## [Work to be completed]
Copy verbatim the block of lines in the entries below whose first line contains "M = 2.05 kg." and whose last line contains "M = 2.34 kg.". Leave out all other lines.

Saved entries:
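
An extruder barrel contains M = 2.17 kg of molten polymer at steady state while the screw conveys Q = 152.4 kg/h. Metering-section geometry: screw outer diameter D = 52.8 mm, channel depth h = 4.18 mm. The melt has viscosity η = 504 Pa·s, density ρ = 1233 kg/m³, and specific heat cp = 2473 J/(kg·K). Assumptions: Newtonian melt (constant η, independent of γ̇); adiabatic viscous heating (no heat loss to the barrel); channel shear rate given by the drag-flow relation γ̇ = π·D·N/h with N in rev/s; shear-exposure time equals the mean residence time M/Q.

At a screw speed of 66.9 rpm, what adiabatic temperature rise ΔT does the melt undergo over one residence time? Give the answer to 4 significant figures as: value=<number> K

Q_s = Q / 3600 = 152.4 / 3600 = 0.0423333 kg/s
t_res = M / Q_s = 2.17 / 0.0423333 = 51.2598 s
Geometry in metres: D = 52.8 mm → 0.0528 m, h = 4.18 mm → 0.00418 m; screw speed N = 66.9 rpm = 1.115 rev/s
γ̇ = π·D·N / h = π · 0.0528 · 1.115 / 0.00418 = 44.2469 s⁻¹
ΔT = η·γ̇²·t_res / (ρ·cp) = 504 · (44.2469)² · 51.2598 / (1233 · 2473) = 16.5877 K

value=16.59 K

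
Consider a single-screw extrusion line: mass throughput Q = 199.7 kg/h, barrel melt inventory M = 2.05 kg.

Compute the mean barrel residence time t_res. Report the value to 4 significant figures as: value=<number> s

value=36.96 s

Throughput in SI: Q_s = 199.7 kg/h ÷ 3600 s/h = 0.0554722 kg/s
t_res = M / Q_s = 2.05 / 0.0554722 = 36.9554 s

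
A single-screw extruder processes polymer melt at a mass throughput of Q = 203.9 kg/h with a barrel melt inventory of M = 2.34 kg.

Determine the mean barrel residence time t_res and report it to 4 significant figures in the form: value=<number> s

Q_s = Q / 3600 = 203.9 / 3600 = 0.0566389 kg/s
t_res = M / Q_s = 2.34 ÷ 0.0566389 = 41.3144 s

value=41.31 s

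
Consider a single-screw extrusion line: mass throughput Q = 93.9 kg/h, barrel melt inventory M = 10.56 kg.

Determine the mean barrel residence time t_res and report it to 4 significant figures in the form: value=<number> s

value=404.9 s

Q_s = Q / 3600 = 93.9 / 3600 = 0.0260833 kg/s
t_res = M / Q_s = 10.56 / 0.0260833 = 404.856 s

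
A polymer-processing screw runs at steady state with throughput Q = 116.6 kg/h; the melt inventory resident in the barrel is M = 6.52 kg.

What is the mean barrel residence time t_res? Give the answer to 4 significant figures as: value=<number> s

value=201.3 s

Q_s = Q / 3600 = 116.6 / 3600 = 0.0323889 kg/s
t_res = M / Q_s = 6.52 ÷ 0.0323889 = 201.304 s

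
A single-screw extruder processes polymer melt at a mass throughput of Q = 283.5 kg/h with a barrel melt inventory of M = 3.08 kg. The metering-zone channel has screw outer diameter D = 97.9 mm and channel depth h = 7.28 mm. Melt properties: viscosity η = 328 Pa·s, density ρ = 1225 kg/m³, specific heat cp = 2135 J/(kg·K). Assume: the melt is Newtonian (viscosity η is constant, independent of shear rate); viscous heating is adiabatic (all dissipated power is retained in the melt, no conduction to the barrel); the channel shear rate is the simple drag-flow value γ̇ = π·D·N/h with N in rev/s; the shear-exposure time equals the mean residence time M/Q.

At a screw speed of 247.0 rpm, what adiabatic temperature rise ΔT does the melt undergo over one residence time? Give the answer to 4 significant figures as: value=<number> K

Throughput in SI: Q_s = 283.5 kg/h ÷ 3600 s/h = 0.07875 kg/s
t_res = M / Q_s = 3.08 / 0.07875 = 39.1111 s
Geometry in metres: D = 97.9 mm → 0.0979 m, h = 7.28 mm → 0.00728 m; screw speed N = 247.0 rpm = 4.11667 rev/s
γ̇ = π·D·N / h = π · 0.0979 · 4.11667 / 0.00728 = 173.919 s⁻¹
ΔT = η·γ̇²·t_res/(ρ·cp) = [328 × 173.919² × 39.1111] / [1225 × 2135] = 148.366 K

value=148.4 K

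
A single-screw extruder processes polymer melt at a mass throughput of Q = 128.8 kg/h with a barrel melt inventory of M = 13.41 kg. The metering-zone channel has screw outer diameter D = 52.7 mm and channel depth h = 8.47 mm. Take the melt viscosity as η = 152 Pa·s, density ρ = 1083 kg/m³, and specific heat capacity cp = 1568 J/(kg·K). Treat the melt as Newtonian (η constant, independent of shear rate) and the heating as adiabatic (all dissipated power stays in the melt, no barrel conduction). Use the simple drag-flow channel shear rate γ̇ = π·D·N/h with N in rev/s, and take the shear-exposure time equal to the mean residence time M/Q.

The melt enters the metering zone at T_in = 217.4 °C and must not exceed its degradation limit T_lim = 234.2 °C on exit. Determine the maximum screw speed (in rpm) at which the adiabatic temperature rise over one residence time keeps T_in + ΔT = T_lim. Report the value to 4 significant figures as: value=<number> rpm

Throughput in SI: Q_s = 128.8 kg/h ÷ 3600 s/h = 0.0357778 kg/s
t_res = M / Q_s = 13.41 / 0.0357778 = 374.814 s
D = 52.7 mm = 0.0527 m;  h = 8.47 mm = 0.00847 m
Allowable rise: ΔT_a = T_lim − T_in = 234.2 − 217.4 = 16.8 K
γ̇_max² = ΔT_a·ρ·cp/(η·t_res) = 16.8·1083·1568/(152·374.814) = 500.754 s⁻²
γ̇_max = sqrt(500.754) = 22.3775 s⁻¹
Solve γ̇ = πDN/h for N: N_max = γ̇_max·h/(π·D) = 22.3775 × 0.00847 / (π × 0.0527) = 1.14482 rev/s = 68.6889 rpm

value=68.69 rpm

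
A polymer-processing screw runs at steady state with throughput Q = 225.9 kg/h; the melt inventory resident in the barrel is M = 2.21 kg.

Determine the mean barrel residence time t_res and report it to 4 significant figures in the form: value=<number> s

value=35.22 s

Convert throughput: Q = 225.9 kg/h = 225.9/3600 = 0.06275 kg/s
Mean residence time: t_res = M/Q_s = 2.21 kg / 0.06275 kg/s = 35.2191 s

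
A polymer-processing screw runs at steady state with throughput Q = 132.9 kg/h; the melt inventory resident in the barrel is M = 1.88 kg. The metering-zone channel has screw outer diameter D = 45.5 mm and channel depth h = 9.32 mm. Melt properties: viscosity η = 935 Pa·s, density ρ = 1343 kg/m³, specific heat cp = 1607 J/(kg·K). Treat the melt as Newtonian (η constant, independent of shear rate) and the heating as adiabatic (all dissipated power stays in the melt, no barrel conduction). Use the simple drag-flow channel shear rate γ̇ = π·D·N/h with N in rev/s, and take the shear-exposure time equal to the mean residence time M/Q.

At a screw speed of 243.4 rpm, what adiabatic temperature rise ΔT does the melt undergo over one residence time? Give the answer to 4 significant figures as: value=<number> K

Throughput in SI: Q_s = 132.9 kg/h ÷ 3600 s/h = 0.0369167 kg/s
t_res = M / Q_s = 1.88 / 0.0369167 = 50.9255 s
Convert to SI: D = 0.0455 m, h = 0.00932 m, N = 243.4/60 = 4.05667 rev/s
γ̇ = π D N / h = (π)(0.0455)(4.05667) / 0.00932 = 62.2178 s⁻¹
Adiabatic rise: ΔT = η γ̇² t_res / (ρ cp) = 935·(62.2178)²·50.9255 / (1343·1607) = 85.4052 K

value=85.41 K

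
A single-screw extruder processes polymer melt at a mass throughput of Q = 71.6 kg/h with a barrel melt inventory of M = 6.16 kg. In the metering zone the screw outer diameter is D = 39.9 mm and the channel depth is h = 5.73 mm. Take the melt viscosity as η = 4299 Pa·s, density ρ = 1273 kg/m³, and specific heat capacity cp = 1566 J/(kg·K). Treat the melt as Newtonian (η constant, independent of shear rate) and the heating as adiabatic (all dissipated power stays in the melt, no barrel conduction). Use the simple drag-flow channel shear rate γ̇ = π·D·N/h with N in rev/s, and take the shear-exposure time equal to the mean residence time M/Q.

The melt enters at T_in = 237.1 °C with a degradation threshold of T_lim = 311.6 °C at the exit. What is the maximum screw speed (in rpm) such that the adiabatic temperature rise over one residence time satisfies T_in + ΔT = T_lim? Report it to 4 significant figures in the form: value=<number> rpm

Throughput in SI: Q_s = 71.6 kg/h ÷ 3600 s/h = 0.0198889 kg/s
Mean residence time: t_res = M/Q_s = 6.16 kg / 0.0198889 kg/s = 309.721 s
Convert to metres: D = 0.0399 m, h = 0.00573 m
ΔT_a = T_lim − T_in = 311.6 − 237.1 = 74.5 K
γ̇_max² = ΔT_a·ρ·cp / (η·t_res) = [74.5 × 1273 × 1566] / [4299 × 309.721] = 111.542 s⁻²
γ̇_max = sqrt(111.542) = 10.5613 s⁻¹
N_max = γ̇_max h / (πD) = 10.5613·0.00573/(π·0.0399) = 0.482782 rev/s → ×60 = 28.9669 rpm

value=28.97 rpm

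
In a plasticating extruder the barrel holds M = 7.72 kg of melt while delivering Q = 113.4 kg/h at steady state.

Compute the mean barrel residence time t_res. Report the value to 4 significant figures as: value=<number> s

value=245.1 s

Q_s = Q / 3600 = 113.4 / 3600 = 0.0315 kg/s
t_res = M / Q_s = 7.72 / 0.0315 = 245.079 s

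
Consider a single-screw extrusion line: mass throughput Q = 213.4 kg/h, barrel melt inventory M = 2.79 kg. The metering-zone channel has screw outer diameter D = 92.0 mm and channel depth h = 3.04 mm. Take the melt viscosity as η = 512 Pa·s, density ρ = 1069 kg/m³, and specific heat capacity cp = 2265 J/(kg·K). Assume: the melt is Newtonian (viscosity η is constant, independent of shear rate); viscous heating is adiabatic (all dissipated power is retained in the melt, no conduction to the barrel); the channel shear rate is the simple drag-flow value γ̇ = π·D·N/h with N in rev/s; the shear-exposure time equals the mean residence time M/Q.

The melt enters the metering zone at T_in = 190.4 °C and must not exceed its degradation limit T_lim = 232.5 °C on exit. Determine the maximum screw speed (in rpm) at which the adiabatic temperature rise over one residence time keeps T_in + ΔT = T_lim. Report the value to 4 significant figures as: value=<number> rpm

Throughput in SI: Q_s = 213.4 kg/h ÷ 3600 s/h = 0.0592778 kg/s
t_res = M / Q_s = 2.79 ÷ 0.0592778 = 47.0665 s
Convert to metres: D = 0.092 m, h = 0.00304 m
ΔT_a = T_lim − T_in = 232.5 °C − 190.4 °C = 42.1 K
Invert ΔT = ηγ̇²t_res/(ρcp) for γ̇: γ̇_max² = ΔT_a ρ cp / (η t_res) = 42.1·1069·2265 / (512·47.0665) = 4230.05 s⁻²
γ̇_max = sqrt(4230.05) = 65.0389 s⁻¹
Solve γ̇ = πDN/h for N: N_max = γ̇_max·h/(π·D) = 65.0389 × 0.00304 / (π × 0.092) = 0.684083 rev/s = 41.045 rpm

value=41.04 rpm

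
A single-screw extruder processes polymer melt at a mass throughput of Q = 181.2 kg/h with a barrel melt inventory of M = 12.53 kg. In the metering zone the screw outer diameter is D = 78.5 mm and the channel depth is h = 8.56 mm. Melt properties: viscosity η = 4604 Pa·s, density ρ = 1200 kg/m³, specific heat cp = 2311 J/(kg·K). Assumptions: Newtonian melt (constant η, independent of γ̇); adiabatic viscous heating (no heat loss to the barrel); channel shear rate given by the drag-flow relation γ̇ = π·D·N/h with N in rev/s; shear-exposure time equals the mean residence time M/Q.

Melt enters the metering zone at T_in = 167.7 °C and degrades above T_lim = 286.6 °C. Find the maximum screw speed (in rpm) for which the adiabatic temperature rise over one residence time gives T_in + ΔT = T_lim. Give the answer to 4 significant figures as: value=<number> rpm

value=35.32 rpm

Q_s = Q / 3600 = 181.2 / 3600 = 0.0503333 kg/s
t_res = M / Q_s = 12.53 ÷ 0.0503333 = 248.94 s
Convert to metres: D = 0.0785 m, h = 0.00856 m
Allowable rise: ΔT_a = T_lim − T_in = 286.6 − 167.7 = 118.9 K
γ̇_max² = ΔT_a·ρ·cp / (η·t_res) = [118.9 × 1200 × 2311] / [4604 × 248.94] = 287.695 s⁻²
γ̇_max = √287.695 = 16.9616 s⁻¹
N_max = γ̇_max h / (πD) = 16.9616·0.00856/(π·0.0785) = 0.588736 rev/s → ×60 = 35.3241 rpm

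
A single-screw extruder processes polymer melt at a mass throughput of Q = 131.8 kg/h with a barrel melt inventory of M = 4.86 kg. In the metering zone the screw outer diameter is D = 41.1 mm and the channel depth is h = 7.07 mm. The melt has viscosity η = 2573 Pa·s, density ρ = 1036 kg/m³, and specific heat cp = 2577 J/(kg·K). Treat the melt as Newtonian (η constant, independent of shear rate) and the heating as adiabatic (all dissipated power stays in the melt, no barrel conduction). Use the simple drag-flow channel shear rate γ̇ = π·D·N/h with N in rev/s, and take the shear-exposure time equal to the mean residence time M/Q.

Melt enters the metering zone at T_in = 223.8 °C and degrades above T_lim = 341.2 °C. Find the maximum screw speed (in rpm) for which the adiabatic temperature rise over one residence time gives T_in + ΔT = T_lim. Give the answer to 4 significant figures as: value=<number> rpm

value=99.52 rpm

Throughput in SI: Q_s = 131.8 kg/h ÷ 3600 s/h = 0.0366111 kg/s
t_res = M / Q_s = 4.86 / 0.0366111 = 132.747 s
Geometry in SI: D = 41.1 mm → 0.0411 m, h = 7.07 mm → 0.00707 m
ΔT_a = T_lim − T_in = 341.2 − 223.8 = 117.4 K
γ̇_max² = ΔT_a·ρ·cp/(η·t_res) = 117.4·1036·2577/(2573·132.747) = 917.654 s⁻²
Take the square root: γ̇_max = √(917.654) = 30.2928 s⁻¹
N_max = γ̇_max h / (πD) = 30.2928·0.00707/(π·0.0411) = 1.6587 rev/s → ×60 = 99.5219 rpm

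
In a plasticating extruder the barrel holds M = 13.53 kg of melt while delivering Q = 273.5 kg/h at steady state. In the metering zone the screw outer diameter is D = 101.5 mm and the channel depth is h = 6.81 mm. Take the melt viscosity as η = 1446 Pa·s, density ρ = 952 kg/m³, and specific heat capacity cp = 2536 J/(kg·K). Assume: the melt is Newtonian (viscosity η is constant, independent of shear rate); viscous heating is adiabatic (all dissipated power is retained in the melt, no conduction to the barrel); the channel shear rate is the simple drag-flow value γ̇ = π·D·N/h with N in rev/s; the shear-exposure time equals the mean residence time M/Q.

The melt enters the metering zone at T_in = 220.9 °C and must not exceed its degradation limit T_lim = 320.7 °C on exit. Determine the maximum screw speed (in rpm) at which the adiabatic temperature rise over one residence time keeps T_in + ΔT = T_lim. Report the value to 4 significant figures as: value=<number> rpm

Throughput in SI: Q_s = 273.5 kg/h ÷ 3600 s/h = 0.0759722 kg/s
t_res = M / Q_s = 13.53 / 0.0759722 = 178.091 s
Geometry in SI: D = 101.5 mm → 0.1015 m, h = 6.81 mm → 0.00681 m
Allowable rise: ΔT_a = T_lim − T_in = 320.7 − 220.9 = 99.8 K
Invert ΔT = ηγ̇²t_res/(ρcp) for γ̇: γ̇_max² = ΔT_a ρ cp / (η t_res) = 99.8·952·2536 / (1446·178.091) = 935.633 s⁻²
γ̇_max = √935.633 = 30.5881 s⁻¹
Solve γ̇ = πDN/h for N: N_max = γ̇_max·h/(π·D) = 30.5881 × 0.00681 / (π × 0.1015) = 0.653257 rev/s = 39.1954 rpm

value=39.20 rpm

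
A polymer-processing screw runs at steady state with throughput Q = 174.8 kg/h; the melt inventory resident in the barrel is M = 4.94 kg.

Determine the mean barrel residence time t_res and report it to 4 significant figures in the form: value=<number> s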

## [Answer below]
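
Consider a single-screw extrusion line: mass throughput Q = 199.7 kg/h, barrel melt inventory M = 2.05 kg.

Compute the mean barrel residence time t_res. Report the value to 4 significant figures as: value=<number> s

value=36.96 s

Throughput in SI: Q_s = 199.7 kg/h ÷ 3600 s/h = 0.0554722 kg/s
t_res = M / Q_s = 2.05 / 0.0554722 = 36.9554 s

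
A single-screw extruder processes polymer melt at a mass throughput of Q = 203.9 kg/h with a barrel melt inventory of M = 2.34 kg.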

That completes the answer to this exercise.